_What to produce_
Within the entries below, find every line that has the string "following", then copy it.

--- START ---

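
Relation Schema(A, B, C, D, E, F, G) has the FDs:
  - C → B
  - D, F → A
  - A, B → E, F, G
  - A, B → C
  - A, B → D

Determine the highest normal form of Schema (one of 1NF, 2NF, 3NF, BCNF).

3NF

Candidate keys: {A, B}, {A, C}, {B, D, F}, {C, D, F}. Prime attributes: {A, B, C, D, F}.
For C → B we have {C}⁺ = {B, C}; {C} is not a superkey, so BCNF fails.
Its right-hand attributes {B} are all prime, as are those of every other non-superkey FD — the relation is in 3NF.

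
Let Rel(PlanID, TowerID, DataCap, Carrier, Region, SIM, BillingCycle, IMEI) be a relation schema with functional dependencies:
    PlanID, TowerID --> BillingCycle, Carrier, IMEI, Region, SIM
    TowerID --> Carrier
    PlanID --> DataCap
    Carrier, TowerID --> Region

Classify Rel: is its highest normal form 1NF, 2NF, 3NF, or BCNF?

1NF

Candidate key: {PlanID, TowerID}. Prime attributes: {PlanID, TowerID}.
TowerID --> Carrier: {TowerID}⁺ = {Carrier, Region, TowerID}, which is not all of the attributes, so the left side is not a superkey — BCNF is violated.
Because {Carrier} is non-prime and the left side of TowerID --> Carrier is not a superkey, the relation is not in 3NF.
{PlanID} is a proper subset of the key {PlanID, TowerID}, and {PlanID}⁺ contains the non-prime attribute {DataCap} — a partial dependency, so 2NF is violated.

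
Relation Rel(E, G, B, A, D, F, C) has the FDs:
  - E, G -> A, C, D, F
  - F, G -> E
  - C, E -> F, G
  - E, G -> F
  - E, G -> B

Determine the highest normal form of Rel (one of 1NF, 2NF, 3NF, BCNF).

BCNF

Candidate keys: {C, E}, {E, G}, {F, G}. Prime attributes: {C, E, F, G}.
Every FD has a superkey on the left, so the relation is in BCNF.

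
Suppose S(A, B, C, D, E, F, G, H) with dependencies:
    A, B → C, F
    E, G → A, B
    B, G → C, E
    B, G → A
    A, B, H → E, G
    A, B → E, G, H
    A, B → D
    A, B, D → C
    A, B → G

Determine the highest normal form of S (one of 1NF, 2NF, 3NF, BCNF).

BCNF

Candidate keys: {A, B}, {B, G}, {E, G}. Prime attributes: {A, B, E, G}.
Every FD has a superkey on the left, so the relation is in BCNF.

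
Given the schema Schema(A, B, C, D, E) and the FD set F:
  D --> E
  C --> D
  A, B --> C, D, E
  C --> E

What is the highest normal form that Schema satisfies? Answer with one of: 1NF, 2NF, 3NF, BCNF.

Candidate key: {A, B}. Prime attributes: {A, B}.
D --> E breaks BCNF: {D}⁺ = {D, E}, so {D} is not a superkey.
D --> E determines the non-prime attribute {E} from a non-superkey — 3NF is violated.
No proper subset of a key has a non-prime attribute in its closure, so there is no partial dependency; 2NF holds.

2NF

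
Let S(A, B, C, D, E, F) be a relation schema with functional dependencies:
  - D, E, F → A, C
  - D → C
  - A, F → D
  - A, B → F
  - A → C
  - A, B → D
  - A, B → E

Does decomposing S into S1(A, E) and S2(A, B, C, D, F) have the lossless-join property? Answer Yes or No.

Common attributes: {A}; their closure is {A, C}.
Neither S1 nor S2 is contained in that closure, so the decomposition is lossy.

No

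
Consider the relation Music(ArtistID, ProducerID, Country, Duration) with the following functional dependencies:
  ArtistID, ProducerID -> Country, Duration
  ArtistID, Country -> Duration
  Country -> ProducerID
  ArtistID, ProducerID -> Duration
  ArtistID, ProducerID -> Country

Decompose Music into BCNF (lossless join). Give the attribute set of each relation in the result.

Candidate keys of the original relation: {ArtistID, Country}, {ArtistID, ProducerID}.
In {ArtistID, Country, Duration, ProducerID}, {Country} is not a superkey ({Country}⁺ restricted to this set is {Country, ProducerID}), so split on Country -> ProducerID into {Country, ProducerID} and {ArtistID, Country, Duration}.
{Country, ProducerID} is in BCNF.
{ArtistID, Country, Duration} is in BCNF.

{ArtistID, Country, Duration}; {Country, ProducerID}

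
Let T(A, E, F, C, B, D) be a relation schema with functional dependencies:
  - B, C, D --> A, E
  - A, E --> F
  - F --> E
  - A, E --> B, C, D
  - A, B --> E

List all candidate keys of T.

{A, B}, {A, E}, {A, F}, {B, C, D}

{A, B}⁺ = {A, B, C, D, E, F}, which is every attribute, so {A, B} is a candidate key.
{A, E}⁺ = {A, B, C, D, E, F}, which is every attribute, so {A, E} is a candidate key.
{A, F}⁺ = {A, B, C, D, E, F}, which is every attribute, so {A, F} is a candidate key.
{B, C, D}⁺ = {A, B, C, D, E, F}, which is every attribute, so {B, C, D} is a candidate key.
These are minimal and exhaustive — every other superkey contains one of them.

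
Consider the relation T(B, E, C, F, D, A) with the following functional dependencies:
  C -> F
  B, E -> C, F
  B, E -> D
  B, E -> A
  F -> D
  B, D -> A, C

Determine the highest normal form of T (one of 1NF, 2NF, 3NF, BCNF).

Candidate key: {B, E}. Prime attributes: {B, E}.
C -> F breaks BCNF: {C}⁺ = {C, D, F}, so {C} is not a superkey.
Because {F} is non-prime and the left side of C -> F is not a superkey, the relation is not in 3NF.
No non-prime attribute depends on a proper subset of any candidate key, so 2NF holds.

2NF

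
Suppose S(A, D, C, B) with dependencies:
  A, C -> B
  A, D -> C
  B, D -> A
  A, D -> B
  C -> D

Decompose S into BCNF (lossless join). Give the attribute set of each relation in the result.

Candidate keys of the original relation: {A, C}, {A, D}, {B, C}, {B, D}.
Within {A, B, C, D}: {C}⁺ ∩ {A, B, C, D} = {C, D}, not the whole set, so C -> D violates BCNF; decompose into {C, D} and {A, B, C}.
{C, D} has no BCNF violation.
{A, B, C} has no BCNF violation.

{A, B, C}; {C, D}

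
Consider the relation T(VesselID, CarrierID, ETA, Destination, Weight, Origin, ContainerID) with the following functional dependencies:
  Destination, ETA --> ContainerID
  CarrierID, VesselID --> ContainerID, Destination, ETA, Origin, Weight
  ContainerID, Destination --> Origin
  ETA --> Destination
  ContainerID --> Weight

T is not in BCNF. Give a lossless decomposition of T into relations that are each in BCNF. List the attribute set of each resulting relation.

Candidate key of the original relation: {CarrierID, VesselID}.
In {CarrierID, ContainerID, Destination, ETA, Origin, VesselID, Weight}, {Destination, ETA} is not a superkey ({Destination, ETA}⁺ restricted to this set is {ContainerID, Destination, ETA, Origin, Weight}), so split on Destination, ETA --> ContainerID, Origin, Weight into {ContainerID, Destination, ETA, Origin, Weight} and {CarrierID, Destination, ETA, VesselID}.
In {ContainerID, Destination, ETA, Origin, Weight}, {ContainerID, Destination} is not a superkey ({ContainerID, Destination}⁺ restricted to this set is {ContainerID, Destination, Origin, Weight}), so split on ContainerID, Destination --> Origin, Weight into {ContainerID, Destination, Origin, Weight} and {ContainerID, Destination, ETA}.
In {ContainerID, Destination, Origin, Weight}, {ContainerID} is not a superkey ({ContainerID}⁺ restricted to this set is {ContainerID, Weight}), so split on ContainerID --> Weight into {ContainerID, Weight} and {ContainerID, Destination, Origin}.
{ContainerID, Weight}: every determinant is a superkey — BCNF.
{ContainerID, Destination, Origin}: every determinant is a superkey — BCNF.
{ContainerID, Destination, ETA}: every determinant is a superkey — BCNF.
In {CarrierID, Destination, ETA, VesselID}, {ETA} is not a superkey ({ETA}⁺ restricted to this set is {Destination, ETA}), so split on ETA --> Destination into {Destination, ETA} and {CarrierID, ETA, VesselID}.
{Destination, ETA}: every determinant is a superkey — BCNF.
{CarrierID, ETA, VesselID}: every determinant is a superkey — BCNF.

{CarrierID, ETA, VesselID}; {ContainerID, Destination, ETA}; {ContainerID, Destination, Origin}; {ContainerID, Weight}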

--- END ---

_Output of the task_
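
Consider the relation Music(ArtistID, ProducerID, Country, Duration) with the following functional dependencies:
Consider the relation T(B, E, C, F, D, A) with the following functional dependencies:
Consider the relation T(VesselID, CarrierID, ETA, Destination, Weight, Origin, ContainerID) with the following functional dependencies: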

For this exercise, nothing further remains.